GOAL OF THE EXERCISE. Every line of the data below should be retyped exactly.

RECORDS TO PROCESS.

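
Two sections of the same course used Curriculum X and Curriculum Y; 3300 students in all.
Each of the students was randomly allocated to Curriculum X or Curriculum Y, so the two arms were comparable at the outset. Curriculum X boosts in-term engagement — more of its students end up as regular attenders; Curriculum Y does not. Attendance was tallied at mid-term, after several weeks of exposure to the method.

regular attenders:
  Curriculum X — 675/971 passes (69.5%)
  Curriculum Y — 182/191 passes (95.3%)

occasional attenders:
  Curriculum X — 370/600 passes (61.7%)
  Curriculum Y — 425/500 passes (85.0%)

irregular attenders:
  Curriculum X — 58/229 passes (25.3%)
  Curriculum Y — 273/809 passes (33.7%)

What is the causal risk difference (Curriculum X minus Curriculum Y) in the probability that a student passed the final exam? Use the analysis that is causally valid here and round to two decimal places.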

EXERCISE RESULT.
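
Two sections of the same course used Curriculum X and Curriculum Y; 3300 students in all.
Each of the students was randomly allocated to Curriculum X or Curriculum Y, so the two arms were comparable at the outset. Curriculum X boosts in-term engagement — more of its students end up as regular attenders; Curriculum Y does not. Attendance was tallied at mid-term, after several weeks of exposure to the method.

regular attenders:
  Curriculum X — 675/971 passes (69.5%)
  Curriculum Y — 182/191 passes (95.3%)

occasional attenders:
  Curriculum X — 370/600 passes (61.7%)
  Curriculum Y — 425/500 passes (85.0%)

irregular attenders:
  Curriculum X — 58/229 passes (25.3%)
  Curriculum Y — 273/809 passes (33.7%)

What is the causal risk difference (Curriculum X minus Curriculum Y) in the probability that a student passed the final exam? Use the analysis that is causally valid here and round to two decimal places.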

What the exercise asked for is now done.